**TASK TO COMPLETE:** All lines from the one containing "9, -3], [-3, 2, 2]]]" through the last line below must be duplicated exactly, with nothing outside that span.

**PROVIDED RECORDS:**
------------------------------------------------------------------------
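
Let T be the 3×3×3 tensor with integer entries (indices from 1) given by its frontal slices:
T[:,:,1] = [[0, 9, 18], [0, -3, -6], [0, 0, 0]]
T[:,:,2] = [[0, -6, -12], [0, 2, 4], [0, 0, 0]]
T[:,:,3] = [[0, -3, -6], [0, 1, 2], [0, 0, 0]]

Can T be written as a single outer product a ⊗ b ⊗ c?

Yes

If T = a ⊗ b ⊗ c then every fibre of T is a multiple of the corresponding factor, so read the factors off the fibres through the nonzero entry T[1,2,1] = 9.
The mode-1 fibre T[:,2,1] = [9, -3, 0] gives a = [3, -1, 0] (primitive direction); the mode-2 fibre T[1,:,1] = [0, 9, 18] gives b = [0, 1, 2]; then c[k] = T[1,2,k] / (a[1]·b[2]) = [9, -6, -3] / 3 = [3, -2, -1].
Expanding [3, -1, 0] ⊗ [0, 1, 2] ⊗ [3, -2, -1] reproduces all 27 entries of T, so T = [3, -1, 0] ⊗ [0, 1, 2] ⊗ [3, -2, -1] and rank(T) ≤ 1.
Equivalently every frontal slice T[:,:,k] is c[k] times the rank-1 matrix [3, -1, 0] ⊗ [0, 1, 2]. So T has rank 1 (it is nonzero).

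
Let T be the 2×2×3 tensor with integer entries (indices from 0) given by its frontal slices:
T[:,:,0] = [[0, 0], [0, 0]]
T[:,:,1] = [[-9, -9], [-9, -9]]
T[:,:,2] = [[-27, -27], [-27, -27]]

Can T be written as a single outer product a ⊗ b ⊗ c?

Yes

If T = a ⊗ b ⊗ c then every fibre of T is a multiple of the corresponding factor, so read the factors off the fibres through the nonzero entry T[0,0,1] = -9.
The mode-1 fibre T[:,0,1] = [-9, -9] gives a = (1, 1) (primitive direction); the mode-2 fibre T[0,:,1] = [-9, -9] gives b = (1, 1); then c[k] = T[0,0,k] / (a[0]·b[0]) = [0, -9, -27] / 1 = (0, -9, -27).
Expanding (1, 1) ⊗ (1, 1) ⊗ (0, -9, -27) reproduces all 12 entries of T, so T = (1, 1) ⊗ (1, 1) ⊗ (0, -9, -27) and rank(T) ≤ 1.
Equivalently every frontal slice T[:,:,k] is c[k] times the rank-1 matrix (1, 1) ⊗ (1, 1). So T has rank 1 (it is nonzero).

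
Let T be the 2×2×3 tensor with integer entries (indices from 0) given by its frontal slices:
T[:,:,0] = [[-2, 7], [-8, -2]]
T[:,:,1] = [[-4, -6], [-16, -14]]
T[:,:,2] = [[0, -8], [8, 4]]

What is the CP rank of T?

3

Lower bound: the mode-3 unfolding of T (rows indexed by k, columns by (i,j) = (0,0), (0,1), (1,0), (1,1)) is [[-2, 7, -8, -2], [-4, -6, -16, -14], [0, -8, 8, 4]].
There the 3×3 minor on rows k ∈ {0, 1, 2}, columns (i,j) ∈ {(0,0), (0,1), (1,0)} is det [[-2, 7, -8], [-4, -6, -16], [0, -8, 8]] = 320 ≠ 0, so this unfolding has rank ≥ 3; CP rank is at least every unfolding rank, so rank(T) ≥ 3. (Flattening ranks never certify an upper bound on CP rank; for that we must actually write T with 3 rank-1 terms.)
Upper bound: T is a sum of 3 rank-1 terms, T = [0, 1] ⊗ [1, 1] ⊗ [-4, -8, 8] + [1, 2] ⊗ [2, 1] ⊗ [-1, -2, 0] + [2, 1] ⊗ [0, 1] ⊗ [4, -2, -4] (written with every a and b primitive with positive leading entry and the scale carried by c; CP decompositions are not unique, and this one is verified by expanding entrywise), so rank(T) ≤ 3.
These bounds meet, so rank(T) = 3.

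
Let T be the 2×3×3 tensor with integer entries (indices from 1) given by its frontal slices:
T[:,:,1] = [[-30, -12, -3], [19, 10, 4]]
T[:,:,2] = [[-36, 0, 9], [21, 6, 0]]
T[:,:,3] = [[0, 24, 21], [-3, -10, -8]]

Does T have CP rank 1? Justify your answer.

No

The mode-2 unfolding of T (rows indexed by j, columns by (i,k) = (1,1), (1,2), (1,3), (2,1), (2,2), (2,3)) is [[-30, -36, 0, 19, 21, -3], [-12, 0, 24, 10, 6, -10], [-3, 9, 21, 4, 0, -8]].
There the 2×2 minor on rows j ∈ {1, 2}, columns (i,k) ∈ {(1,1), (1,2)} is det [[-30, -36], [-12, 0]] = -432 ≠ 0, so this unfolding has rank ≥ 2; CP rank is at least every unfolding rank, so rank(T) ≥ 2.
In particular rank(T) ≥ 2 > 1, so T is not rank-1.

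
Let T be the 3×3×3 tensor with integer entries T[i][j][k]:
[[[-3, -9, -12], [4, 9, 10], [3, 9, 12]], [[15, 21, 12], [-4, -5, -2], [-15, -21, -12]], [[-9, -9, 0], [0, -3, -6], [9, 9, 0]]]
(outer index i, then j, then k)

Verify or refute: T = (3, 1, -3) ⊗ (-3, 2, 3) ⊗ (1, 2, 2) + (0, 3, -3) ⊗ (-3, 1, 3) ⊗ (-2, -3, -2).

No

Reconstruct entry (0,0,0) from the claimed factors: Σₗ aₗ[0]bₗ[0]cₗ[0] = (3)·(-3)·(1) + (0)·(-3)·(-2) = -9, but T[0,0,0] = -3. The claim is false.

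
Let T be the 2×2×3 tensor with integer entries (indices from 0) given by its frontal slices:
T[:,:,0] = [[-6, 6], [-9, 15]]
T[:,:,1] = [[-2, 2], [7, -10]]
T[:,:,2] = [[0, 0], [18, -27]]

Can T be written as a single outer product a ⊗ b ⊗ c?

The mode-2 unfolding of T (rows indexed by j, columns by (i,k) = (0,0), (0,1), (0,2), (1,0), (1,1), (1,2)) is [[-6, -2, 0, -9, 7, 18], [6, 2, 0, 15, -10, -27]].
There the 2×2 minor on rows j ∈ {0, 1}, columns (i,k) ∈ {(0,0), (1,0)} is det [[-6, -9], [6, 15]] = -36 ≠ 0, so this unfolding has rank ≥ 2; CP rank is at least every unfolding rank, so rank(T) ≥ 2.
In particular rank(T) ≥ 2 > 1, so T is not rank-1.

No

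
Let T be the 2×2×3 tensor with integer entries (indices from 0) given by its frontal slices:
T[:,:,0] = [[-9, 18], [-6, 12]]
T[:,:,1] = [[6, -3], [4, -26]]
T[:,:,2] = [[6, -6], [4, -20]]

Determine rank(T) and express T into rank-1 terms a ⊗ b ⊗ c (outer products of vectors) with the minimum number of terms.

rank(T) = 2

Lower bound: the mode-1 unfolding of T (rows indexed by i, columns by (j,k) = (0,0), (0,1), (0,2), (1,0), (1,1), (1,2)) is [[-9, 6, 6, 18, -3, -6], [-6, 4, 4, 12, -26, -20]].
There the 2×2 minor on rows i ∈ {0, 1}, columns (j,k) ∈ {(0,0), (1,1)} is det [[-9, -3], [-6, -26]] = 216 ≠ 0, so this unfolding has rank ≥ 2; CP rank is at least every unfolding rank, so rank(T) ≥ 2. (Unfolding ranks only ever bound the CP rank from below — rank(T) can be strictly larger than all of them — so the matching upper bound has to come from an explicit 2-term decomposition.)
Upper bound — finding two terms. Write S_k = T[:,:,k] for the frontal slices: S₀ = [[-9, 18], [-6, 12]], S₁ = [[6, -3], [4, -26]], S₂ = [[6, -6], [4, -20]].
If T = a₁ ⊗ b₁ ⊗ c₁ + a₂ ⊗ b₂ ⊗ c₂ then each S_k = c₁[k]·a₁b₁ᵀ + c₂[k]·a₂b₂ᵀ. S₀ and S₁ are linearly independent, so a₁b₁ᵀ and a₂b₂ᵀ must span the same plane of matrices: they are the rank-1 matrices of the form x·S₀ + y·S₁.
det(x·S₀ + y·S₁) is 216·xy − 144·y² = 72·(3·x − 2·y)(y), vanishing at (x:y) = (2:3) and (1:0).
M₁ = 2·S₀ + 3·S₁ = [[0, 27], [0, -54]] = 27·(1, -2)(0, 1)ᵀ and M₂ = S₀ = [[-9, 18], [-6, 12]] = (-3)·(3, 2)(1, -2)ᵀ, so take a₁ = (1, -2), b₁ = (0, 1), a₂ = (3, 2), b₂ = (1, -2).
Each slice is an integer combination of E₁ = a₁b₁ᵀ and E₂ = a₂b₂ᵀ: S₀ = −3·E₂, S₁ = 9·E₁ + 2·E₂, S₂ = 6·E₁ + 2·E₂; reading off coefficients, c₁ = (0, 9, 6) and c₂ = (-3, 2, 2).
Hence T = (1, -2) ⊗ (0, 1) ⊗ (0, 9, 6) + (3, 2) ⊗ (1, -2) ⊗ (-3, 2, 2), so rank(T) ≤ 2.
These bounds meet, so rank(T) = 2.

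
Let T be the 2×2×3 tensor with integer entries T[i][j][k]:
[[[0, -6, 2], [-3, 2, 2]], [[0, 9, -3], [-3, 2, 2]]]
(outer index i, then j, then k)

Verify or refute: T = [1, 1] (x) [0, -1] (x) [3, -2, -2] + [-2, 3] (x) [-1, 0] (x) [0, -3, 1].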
------------------------------------------------------------------------
**EXERCISE RESPONSE:**
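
[[[0, -6, 2], [-3, 2, 2]], [[0, 9, -3], [-3, 2, 2]]]
(outer index i, then j, then k)

Verify or refute: T = [1, 1] (x) [0, -1] (x) [3, -2, -2] + [-2, 3] (x) [-1, 0] (x) [0, -3, 1].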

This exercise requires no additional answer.